- WHAT THE EXERCISE ASKS -
Wherever a line in the material contains the word "Answer", copy that line.
========================================
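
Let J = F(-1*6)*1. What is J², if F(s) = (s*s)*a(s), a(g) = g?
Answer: 46656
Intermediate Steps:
F(s) = s³ (F(s) = (s*s)*s = s²*s = s³)
J = -216 (J = (-1*6)³*1 = (-6)³*1 = -216*1 = -216)
J² = (-216)² = 46656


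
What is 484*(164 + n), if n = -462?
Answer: -144232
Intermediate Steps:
484*(164 + n) = 484*(164 - 462) = 484*(-298) = -144232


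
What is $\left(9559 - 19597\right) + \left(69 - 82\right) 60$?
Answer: $-10818$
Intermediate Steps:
$\left(9559 - 19597\right) + \left(69 - 82\right) 60 = -10038 - 780 = -10818$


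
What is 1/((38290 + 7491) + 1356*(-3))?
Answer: 1/41713 ≈ 2.3973e-5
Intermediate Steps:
1/((38290 + 7491) + 1356*(-3)) = 1/(45781 - 4068) = 1/41713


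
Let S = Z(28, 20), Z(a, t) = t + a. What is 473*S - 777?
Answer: 21927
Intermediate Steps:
Z(a, t) = a + t
S = 48 (S = 28 + 20 = 48)
473*S - 777 = 473*48 - 777 = 22704 - 777 = 21927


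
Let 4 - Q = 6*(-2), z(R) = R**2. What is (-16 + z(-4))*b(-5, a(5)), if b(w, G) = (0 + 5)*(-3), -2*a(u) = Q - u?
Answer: 0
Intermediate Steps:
Q = 16 (Q = 4 - 6*(-2) = 4 - 1*(-12) = 4 + 12 = 16)
a(u) = -8 + u/2 (a(u) = -(16 - u)/2 = -8 + u/2)
b(w, G) = -15 (b(w, G) = 5*(-3) = -15)
(-16 + z(-4))*b(-5, a(5)) = (-16 + (-4)**2)*(-15) = (-16 + 16)*(-15) = 0*(-15) = 0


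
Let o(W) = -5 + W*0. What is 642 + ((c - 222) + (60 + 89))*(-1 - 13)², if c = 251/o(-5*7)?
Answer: -117526/5 ≈ -23505.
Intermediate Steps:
o(W) = -5 (o(W) = -5 + 0 = -5)
c = -251/5 (c = 251/(-5) = 251*(-⅕) = -251/5 ≈ -50.200)
642 + ((c - 222) + (60 + 89))*(-1 - 13)² = 642 + ((-251/5 - 222) + (60 + 89))*(-1 - 13)² = 642 + (-1361/5 + 149)*(-14)² = 642 - 616/5*196 = 642 - 120736/5 = -117526/5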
========================================
- EXERCISE RESPONSE -
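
Answer: 46656
Answer: -144232
Answer: $-10818$
Answer: 1/41713 ≈ 2.3973e-5
Answer: 21927
Answer: 0
Answer: -117526/5 ≈ -23505.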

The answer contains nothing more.